### Provided data:
+===+

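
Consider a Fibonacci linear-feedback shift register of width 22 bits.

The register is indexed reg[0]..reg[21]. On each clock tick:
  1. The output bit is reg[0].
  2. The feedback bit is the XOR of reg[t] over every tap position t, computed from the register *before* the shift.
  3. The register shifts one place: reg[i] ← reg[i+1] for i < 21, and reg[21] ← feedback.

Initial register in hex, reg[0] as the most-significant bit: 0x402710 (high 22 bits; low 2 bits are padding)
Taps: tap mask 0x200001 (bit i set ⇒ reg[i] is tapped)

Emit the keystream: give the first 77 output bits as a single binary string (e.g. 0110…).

01000000001001110001000111111111000101111000010101010111100101000001100110010

tick  register→output (feedback)
  0  0100000000100111000100→0 (0)
  1  1000000001001110001000→1 (1)
  2  0000000010011100010001→0 (1)
  3  0000000100111000100011→0 (1)
  4  0000001001110001000111→0 (1)
  5  0000010011100010001111→0 (1)
  6  0000100111000100011111→0 (1)
  7  0001001110001000111111→0 (1)
  8  0010011100010001111111→0 (1)
  9  0100111000100011111111→0 (1)
 10  1001110001000111111111→1 (0)
 11  0011100010001111111110→0 (0)
 12  0111000100011111111100→0 (0)
 13  1110001000111111111000→1 (1)
 14  1100010001111111110001→1 (0)
 15  1000100011111111100010→1 (1)
 16  0001000111111111000101→0 (1)
 17  0010001111111110001011→0 (1)
 18  0100011111111100010111→0 (1)
 19  1000111111111000101111→1 (0)
 20  0001111111110001011110→0 (0)
 21  0011111111100010111100→0 (0)
 22  0111111111000101111000→0 (0)
 23  1111111110001011110000→1 (1)
 24  1111111100010111100001→1 (0)
 25  1111111000101111000010→1 (1)
 26  1111110001011110000101→1 (0)
 27  1111100010111100001010→1 (1)
 28  1111000101111000010101→1 (0)
 29  1110001011110000101010→1 (1)
 30  1100010111100001010101→1 (0)
 31  1000101111000010101010→1 (1)
 32  0001011110000101010101→0 (1)
 33  0010111100001010101011→0 (1)
 34  0101111000010101010111→0 (1)
 35  1011110000101010101111→1 (0)
 36  0111100001010101011110→0 (0)
 37  1111000010101010111100→1 (1)
 38  1110000101010101111001→1 (0)
 39  1100001010101011110010→1 (1)
 40  1000010101010111100101→1 (0)
 41  0000101010101111001010→0 (0)
 42  0001010101011110010100→0 (0)
 43  0010101010111100101000→0 (0)
 44  0101010101111001010000→0 (0)
 45  1010101011110010100000→1 (1)
 46  0101010111100101000001→0 (1)
 47  1010101111001010000011→1 (0)
 48  0101011110010100000110→0 (0)
 49  1010111100101000001100→1 (1)
 50  0101111001010000011001→0 (1)
 51  1011110010100000110011→1 (0)
 52  0111100101000001100110→0 (0)
 53  1111001010000011001100→1 (1)
 54  1110010100000110011001→1 (0)
 55  1100101000001100110010→1 (1)
 56  1001010000011001100101→1 (0)
 57  0010100000110011001010→0 (0)
 58  0101000001100110010100→0 (0)
 59  1010000011001100101000→1 (1)
 60  0100000110011001010001→0 (1)
 61  1000001100110010100011→1 (0)
 62  0000011001100101000110→0 (0)
 63  0000110011001010001100→0 (0)
 64  0001100110010100011000→0 (0)
 65  0011001100101000110000→0 (0)
 66  0110011001010001100000→0 (0)
 67  1100110010100011000000→1 (1)
 68  1001100101000110000001→1 (0)
 69  0011001010001100000010→0 (0)
 70  0110010100011000000100→0 (0)
 71  1100101000110000001000→1 (1)
 72  1001010001100000010001→1 (0)
 73  0010100011000000100010→0 (0)
 74  0101000110000001000100→0 (0)
 75  1010001100000010001000→1 (1)
 76  0100011000000100010001→0 (1)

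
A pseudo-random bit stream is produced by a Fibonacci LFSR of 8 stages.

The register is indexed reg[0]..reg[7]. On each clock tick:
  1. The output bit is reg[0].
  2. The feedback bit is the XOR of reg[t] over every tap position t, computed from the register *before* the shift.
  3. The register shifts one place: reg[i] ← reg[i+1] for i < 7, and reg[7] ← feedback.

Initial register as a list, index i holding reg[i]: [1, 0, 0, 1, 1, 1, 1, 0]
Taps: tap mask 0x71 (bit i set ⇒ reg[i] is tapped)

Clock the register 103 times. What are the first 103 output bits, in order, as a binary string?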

+===+

### What is needed:
Reproduce exactly, and with no other material, the lines between those holding "Initial register in" and "Taps: tap mask 0x200001", inclusive.

### Your response:
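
Initial register in hex, reg[0] as the most-significant bit: 0x402710 (high 22 bits; low 2 bits are padding)
Taps: tap mask 0x200001 (bit i set ⇒ reg[i] is tapped)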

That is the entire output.